(Stored data)
----------
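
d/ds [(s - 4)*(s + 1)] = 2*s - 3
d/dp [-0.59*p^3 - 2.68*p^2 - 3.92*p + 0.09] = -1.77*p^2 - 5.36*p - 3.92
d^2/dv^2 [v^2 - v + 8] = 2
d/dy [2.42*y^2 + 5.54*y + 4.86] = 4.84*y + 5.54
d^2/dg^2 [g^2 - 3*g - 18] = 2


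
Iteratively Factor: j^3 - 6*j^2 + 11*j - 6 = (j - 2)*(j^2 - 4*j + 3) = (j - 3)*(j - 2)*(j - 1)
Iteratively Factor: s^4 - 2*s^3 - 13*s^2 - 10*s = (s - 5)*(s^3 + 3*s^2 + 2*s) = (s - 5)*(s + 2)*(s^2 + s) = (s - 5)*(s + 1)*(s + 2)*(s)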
----------
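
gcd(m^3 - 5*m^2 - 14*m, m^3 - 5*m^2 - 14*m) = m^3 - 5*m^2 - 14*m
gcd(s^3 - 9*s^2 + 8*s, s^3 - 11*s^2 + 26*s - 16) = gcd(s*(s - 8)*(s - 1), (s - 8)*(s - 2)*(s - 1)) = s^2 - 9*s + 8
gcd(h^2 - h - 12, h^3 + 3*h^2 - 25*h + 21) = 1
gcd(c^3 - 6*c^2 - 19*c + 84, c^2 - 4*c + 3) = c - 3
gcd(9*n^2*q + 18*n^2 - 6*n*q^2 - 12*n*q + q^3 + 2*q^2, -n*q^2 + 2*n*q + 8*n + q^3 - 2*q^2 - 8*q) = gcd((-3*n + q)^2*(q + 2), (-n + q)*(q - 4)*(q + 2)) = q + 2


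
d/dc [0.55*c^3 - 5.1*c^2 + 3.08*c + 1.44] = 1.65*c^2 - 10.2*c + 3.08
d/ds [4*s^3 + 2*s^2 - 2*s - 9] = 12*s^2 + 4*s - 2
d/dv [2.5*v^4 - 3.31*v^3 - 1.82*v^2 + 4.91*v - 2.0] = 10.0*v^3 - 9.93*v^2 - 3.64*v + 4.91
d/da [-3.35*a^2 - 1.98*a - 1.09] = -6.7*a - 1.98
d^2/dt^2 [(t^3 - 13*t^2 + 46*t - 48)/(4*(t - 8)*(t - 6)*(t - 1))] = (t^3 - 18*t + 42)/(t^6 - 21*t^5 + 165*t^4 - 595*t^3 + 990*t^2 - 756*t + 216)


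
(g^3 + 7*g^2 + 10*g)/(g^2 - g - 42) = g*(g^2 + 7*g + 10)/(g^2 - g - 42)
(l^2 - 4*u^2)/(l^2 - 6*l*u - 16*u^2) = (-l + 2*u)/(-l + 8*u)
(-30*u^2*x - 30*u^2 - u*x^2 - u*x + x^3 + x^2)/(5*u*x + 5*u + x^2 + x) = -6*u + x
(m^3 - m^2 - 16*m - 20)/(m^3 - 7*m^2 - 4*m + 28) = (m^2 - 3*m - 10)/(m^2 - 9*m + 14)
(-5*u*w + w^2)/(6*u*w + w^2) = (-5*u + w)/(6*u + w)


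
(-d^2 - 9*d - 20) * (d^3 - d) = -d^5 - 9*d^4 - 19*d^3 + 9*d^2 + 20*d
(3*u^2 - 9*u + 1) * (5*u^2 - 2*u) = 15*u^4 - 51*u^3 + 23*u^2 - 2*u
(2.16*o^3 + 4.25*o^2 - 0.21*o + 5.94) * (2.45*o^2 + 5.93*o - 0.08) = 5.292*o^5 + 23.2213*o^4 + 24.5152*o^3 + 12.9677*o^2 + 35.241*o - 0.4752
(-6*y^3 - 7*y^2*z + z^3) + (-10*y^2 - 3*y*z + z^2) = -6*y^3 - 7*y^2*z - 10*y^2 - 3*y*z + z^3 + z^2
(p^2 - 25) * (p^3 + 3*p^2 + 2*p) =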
----------
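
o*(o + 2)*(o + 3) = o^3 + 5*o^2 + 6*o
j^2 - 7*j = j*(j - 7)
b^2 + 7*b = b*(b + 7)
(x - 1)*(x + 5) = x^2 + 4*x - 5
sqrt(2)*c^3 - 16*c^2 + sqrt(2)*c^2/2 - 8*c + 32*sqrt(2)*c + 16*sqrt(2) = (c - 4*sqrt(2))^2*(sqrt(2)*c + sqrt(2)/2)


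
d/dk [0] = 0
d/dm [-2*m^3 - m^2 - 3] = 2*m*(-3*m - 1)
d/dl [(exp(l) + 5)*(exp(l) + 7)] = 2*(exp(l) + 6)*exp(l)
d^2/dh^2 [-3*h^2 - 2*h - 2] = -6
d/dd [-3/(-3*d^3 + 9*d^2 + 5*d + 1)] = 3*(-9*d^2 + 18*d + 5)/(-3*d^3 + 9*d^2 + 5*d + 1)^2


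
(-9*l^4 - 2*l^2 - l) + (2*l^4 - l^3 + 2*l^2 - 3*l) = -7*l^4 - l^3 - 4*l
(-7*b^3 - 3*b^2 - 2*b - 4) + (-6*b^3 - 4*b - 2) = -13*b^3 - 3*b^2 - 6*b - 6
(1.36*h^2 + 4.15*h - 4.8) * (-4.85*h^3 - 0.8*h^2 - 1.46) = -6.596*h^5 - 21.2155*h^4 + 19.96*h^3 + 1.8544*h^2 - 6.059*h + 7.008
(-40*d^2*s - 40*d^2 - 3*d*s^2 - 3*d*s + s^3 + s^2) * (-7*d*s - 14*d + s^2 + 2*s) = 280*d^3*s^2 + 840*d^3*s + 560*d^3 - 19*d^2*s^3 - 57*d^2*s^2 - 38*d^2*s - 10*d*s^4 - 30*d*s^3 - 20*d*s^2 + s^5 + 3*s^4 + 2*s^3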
----------
What the task requires » For the records above, state how many lines contain the string "Factor", with no added text.

Written solution » 2